(Stored data entries)

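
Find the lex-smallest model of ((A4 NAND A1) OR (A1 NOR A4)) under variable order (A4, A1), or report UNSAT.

A4=0, A1=0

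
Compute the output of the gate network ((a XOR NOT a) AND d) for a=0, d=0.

Substituting: ((0 XOR NOT 0) AND 0)
= 0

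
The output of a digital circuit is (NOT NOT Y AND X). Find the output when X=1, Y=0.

Substituting: (NOT NOT 0 AND 1)
= 0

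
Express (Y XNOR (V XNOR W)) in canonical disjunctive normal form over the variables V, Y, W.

(NOT V AND NOT Y AND W) OR (NOT V AND Y AND NOT W) OR (V AND NOT Y AND NOT W) OR (V AND Y AND W)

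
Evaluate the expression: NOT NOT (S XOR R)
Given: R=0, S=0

Substituting: NOT NOT (0 XOR 0)
= 0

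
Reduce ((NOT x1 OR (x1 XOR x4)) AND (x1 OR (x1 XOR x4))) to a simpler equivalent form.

By distribution ((E OR v) AND (E OR NOT v) = E):
= (x1 XOR x4)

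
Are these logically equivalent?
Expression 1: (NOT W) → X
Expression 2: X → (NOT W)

No, Converse is not equivalent to original (counterexample: W=0, X=0)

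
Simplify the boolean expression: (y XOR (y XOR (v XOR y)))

By XOR self-cancellation ((E XOR v) XOR v = E):
= (v XOR y)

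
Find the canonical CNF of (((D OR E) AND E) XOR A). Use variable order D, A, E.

(D OR A OR E) AND (D OR NOT A OR NOT E) AND (NOT D OR A OR E) AND (NOT D OR NOT A OR NOT E)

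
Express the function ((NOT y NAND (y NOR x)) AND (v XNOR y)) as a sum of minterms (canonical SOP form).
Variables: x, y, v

Σm(3, 4, 7) = (NOT x AND y AND v) OR (x AND NOT y AND NOT v) OR (x AND y AND v)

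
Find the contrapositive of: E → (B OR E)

Contrapositive: NOT (B OR E) → NOT E
Note: A statement and its contrapositive are logically equivalent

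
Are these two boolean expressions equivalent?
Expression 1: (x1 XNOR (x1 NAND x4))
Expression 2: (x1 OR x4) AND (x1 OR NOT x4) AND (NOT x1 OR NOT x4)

Yes, they are equivalent — the two output columns agree on all 4 assignments:
x1 | x4 | Expression 1 | Expression 2
-------------------------------------
0 | 0 | 0 | 0
0 | 1 | 0 | 0
1 | 0 | 1 | 1
1 | 1 | 0 | 0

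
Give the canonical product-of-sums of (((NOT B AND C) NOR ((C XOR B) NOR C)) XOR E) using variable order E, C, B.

ΠM(0, 2, 5, 7) = (E OR C OR B) AND (E OR NOT C OR B) AND (NOT E OR C OR NOT B) AND (NOT E OR NOT C OR NOT B)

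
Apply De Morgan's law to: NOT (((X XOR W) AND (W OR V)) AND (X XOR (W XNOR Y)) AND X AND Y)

NOT ((X XOR W) AND (W OR V)) OR NOT (X XOR (W XNOR Y)) OR NOT X OR NOT Y
De Morgan's: NOT(AND of terms) = OR of negations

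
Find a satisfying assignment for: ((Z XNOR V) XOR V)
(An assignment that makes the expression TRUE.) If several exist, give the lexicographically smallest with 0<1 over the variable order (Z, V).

Z=0, V=0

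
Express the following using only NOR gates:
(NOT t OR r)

(((t NOR t) NOR r) NOR ((t NOR t) NOR r))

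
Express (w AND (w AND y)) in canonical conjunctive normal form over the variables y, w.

(y OR w) AND (y OR NOT w) AND (NOT y OR w)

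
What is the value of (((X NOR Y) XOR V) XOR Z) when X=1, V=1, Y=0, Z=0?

Substituting: (((1 NOR 0) XOR 1) XOR 0)
= 1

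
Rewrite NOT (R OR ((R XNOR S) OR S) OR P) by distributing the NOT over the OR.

NOT R AND NOT ((R XNOR S) OR S) AND NOT P
De Morgan's: NOT(OR of terms) = AND of negations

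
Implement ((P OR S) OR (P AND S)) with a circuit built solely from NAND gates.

((((P NAND P) NAND (S NAND S)) NAND ((P NAND P) NAND (S NAND S))) NAND (((P NAND S) NAND (P NAND S)) NAND ((P NAND S) NAND (P NAND S))))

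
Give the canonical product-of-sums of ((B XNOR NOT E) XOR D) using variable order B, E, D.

ΠM(0, 3, 5, 6) = (B OR E OR D) AND (B OR NOT E OR NOT D) AND (NOT B OR E OR NOT D) AND (NOT B OR NOT E OR D)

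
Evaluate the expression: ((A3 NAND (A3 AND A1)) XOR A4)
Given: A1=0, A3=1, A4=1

Substituting: ((1 NAND (1 AND 0)) XOR 1)
= 0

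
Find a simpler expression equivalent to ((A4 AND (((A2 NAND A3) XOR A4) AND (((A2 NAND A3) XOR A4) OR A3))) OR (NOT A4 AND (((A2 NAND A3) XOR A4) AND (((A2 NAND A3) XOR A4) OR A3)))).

By distribution ((E AND v) OR (E AND NOT v) = E) then absorption (E AND (E OR v) = E):
= ((A2 NAND A3) XOR A4)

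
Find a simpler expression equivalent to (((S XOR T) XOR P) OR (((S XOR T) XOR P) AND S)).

By absorption (E OR (E AND v) = E):
= ((S XOR T) XOR P)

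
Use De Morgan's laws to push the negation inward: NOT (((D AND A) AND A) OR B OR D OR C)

NOT ((D AND A) AND A) AND NOT B AND NOT D AND NOT C
De Morgan's: NOT(OR of terms) = AND of negations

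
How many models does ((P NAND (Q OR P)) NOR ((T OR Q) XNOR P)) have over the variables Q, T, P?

Satisfying assignments: (0,0,1)
Count: 1 out of 8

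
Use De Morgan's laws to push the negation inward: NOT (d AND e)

NOT d OR NOT e
De Morgan's: NOT(AND of terms) = OR of negations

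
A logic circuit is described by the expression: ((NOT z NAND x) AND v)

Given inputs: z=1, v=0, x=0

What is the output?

Substituting: ((NOT 1 NAND 0) AND 0)
= 0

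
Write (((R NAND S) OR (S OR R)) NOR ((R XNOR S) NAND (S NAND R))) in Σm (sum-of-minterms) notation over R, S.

Σm() = FALSE (no minterms)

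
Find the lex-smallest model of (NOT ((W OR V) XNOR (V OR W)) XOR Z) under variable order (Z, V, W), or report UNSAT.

Z=1, V=0, W=0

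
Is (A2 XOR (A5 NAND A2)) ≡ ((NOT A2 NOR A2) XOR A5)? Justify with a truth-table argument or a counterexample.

No. Counterexample: with A5=0, A2=0, Expression 1 = 1 but Expression 2 = 0.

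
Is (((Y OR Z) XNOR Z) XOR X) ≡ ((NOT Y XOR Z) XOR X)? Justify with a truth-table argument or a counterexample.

No. Counterexample: with Y=0, Z=1, X=0, Expression 1 = 1 but Expression 2 = 0.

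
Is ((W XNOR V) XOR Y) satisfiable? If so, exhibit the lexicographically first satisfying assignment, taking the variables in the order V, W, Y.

V=0, W=0, Y=0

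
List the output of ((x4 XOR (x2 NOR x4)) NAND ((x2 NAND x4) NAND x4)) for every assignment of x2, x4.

x2 | x4 | Output
----------------
0 | 0 | 0
0 | 1 | 1
1 | 0 | 1
1 | 1 | 0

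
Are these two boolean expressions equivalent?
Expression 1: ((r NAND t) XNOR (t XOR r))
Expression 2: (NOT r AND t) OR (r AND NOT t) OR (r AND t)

Yes, they are equivalent — the two output columns agree on all 4 assignments:
r | t | Expression 1 | Expression 2
-----------------------------------
0 | 0 | 0 | 0
0 | 1 | 1 | 1
1 | 0 | 1 | 1
1 | 1 | 1 | 1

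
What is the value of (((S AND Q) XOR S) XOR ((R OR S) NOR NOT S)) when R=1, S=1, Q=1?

Substituting: (((1 AND 1) XOR 1) XOR ((1 OR 1) NOR NOT 1))
= 0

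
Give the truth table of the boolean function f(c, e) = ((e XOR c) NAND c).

c | e | Output
--------------
0 | 0 | 1
0 | 1 | 1
1 | 0 | 0
1 | 1 | 1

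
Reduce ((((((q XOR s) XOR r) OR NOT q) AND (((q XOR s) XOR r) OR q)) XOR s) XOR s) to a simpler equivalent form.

By XOR self-cancellation ((E XOR v) XOR v = E) then distribution ((E OR v) AND (E OR NOT v) = E):
= ((q XOR s) XOR r)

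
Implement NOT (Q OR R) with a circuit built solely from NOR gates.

(((Q NOR R) NOR (Q NOR R)) NOR ((Q NOR R) NOR (Q NOR R)))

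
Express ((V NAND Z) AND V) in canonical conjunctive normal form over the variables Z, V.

(Z OR V) AND (NOT Z OR V) AND (NOT Z OR NOT V)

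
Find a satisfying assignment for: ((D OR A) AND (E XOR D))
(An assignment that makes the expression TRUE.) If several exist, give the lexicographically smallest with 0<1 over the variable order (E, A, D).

E=0, A=0, D=1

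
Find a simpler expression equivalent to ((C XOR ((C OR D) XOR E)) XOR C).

By XOR self-cancellation ((E XOR v) XOR v = E):
= ((C OR D) XOR E)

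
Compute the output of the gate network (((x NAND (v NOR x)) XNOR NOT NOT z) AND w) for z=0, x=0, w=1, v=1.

Substituting: (((0 NAND (1 NOR 0)) XNOR NOT NOT 0) AND 1)
= 0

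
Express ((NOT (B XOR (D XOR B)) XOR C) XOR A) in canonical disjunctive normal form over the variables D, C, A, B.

(NOT D AND NOT C AND NOT A AND NOT B) OR (NOT D AND NOT C AND NOT A AND B) OR (NOT D AND C AND A AND NOT B) OR (NOT D AND C AND A AND B) OR (D AND NOT C AND A AND NOT B) OR (D AND NOT C AND A AND B) OR (D AND C AND NOT A AND NOT B) OR (D AND C AND NOT A AND B)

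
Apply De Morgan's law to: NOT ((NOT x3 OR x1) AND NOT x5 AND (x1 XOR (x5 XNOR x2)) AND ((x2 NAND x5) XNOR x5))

NOT (NOT x3 OR x1) OR x5 OR NOT (x1 XOR (x5 XNOR x2)) OR NOT ((x2 NAND x5) XNOR x5)
De Morgan's: NOT(AND of terms) = OR of negations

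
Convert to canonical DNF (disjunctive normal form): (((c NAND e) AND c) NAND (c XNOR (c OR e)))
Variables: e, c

(NOT e AND NOT c) OR (e AND NOT c) OR (e AND c)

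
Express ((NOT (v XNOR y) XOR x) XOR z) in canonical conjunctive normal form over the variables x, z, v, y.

(x OR z OR v OR y) AND (x OR z OR NOT v OR NOT y) AND (x OR NOT z OR v OR NOT y) AND (x OR NOT z OR NOT v OR y) AND (NOT x OR z OR v OR NOT y) AND (NOT x OR z OR NOT v OR y) AND (NOT x OR NOT z OR v OR y) AND (NOT x OR NOT z OR NOT v OR NOT y)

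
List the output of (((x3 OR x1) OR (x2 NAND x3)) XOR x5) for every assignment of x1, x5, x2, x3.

x1 | x5 | x2 | x3 | Output
--------------------------
0 | 0 | 0 | 0 | 1
0 | 0 | 0 | 1 | 1
0 | 0 | 1 | 0 | 1
0 | 0 | 1 | 1 | 1
0 | 1 | 0 | 0 | 0
0 | 1 | 0 | 1 | 0
0 | 1 | 1 | 0 | 0
0 | 1 | 1 | 1 | 0
1 | 0 | 0 | 0 | 1
1 | 0 | 0 | 1 | 1
1 | 0 | 1 | 0 | 1
1 | 0 | 1 | 1 | 1
1 | 1 | 0 | 0 | 0
1 | 1 | 0 | 1 | 0
1 | 1 | 1 | 0 | 0
1 | 1 | 1 | 1 | 0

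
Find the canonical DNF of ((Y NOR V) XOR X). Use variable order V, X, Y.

(NOT V AND NOT X AND NOT Y) OR (NOT V AND X AND Y) OR (V AND X AND NOT Y) OR (V AND X AND Y)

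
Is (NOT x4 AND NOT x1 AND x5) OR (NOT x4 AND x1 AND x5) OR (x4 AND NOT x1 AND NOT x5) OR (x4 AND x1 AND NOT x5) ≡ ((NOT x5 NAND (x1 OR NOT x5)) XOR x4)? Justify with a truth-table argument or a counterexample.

Yes, they are equivalent — the two output columns agree on all 8 assignments:
x4 | x1 | x5 | Expression 1 | Expression 2
------------------------------------------
0 | 0 | 0 | 0 | 0
0 | 0 | 1 | 1 | 1
0 | 1 | 0 | 0 | 0
0 | 1 | 1 | 1 | 1
1 | 0 | 0 | 1 | 1
1 | 0 | 1 | 0 | 0
1 | 1 | 0 | 1 | 1
1 | 1 | 1 | 0 | 0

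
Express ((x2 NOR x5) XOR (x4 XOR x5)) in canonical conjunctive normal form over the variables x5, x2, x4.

(x5 OR x2 OR NOT x4) AND (x5 OR NOT x2 OR x4) AND (NOT x5 OR x2 OR NOT x4) AND (NOT x5 OR NOT x2 OR NOT x4)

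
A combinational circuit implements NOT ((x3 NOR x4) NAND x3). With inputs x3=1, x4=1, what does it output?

Substituting: NOT ((1 NOR 1) NAND 1)
= 0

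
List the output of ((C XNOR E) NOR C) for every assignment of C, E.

C | E | Output
--------------
0 | 0 | 0
0 | 1 | 1
1 | 0 | 0
1 | 1 | 0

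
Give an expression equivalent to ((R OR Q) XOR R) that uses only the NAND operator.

((((R NAND R) NAND (Q NAND Q)) NAND (((R NAND R) NAND (Q NAND Q)) NAND R)) NAND (R NAND (((R NAND R) NAND (Q NAND Q)) NAND R)))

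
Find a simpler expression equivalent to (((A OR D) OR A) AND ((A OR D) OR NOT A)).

By distribution ((E OR v) AND (E OR NOT v) = E):
= (A OR D)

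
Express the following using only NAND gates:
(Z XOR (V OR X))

((Z NAND (Z NAND ((V NAND V) NAND (X NAND X)))) NAND (((V NAND V) NAND (X NAND X)) NAND (Z NAND ((V NAND V) NAND (X NAND X)))))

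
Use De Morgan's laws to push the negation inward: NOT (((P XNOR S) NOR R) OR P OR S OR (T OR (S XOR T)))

NOT ((P XNOR S) NOR R) AND NOT P AND NOT S AND NOT (T OR (S XOR T))
De Morgan's: NOT(OR of terms) = AND of negations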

## Description of the task
Every line above holding the string "following" should be listed.

## Answer
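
Express the following using only NOR gates:
Express the following using only NAND gates: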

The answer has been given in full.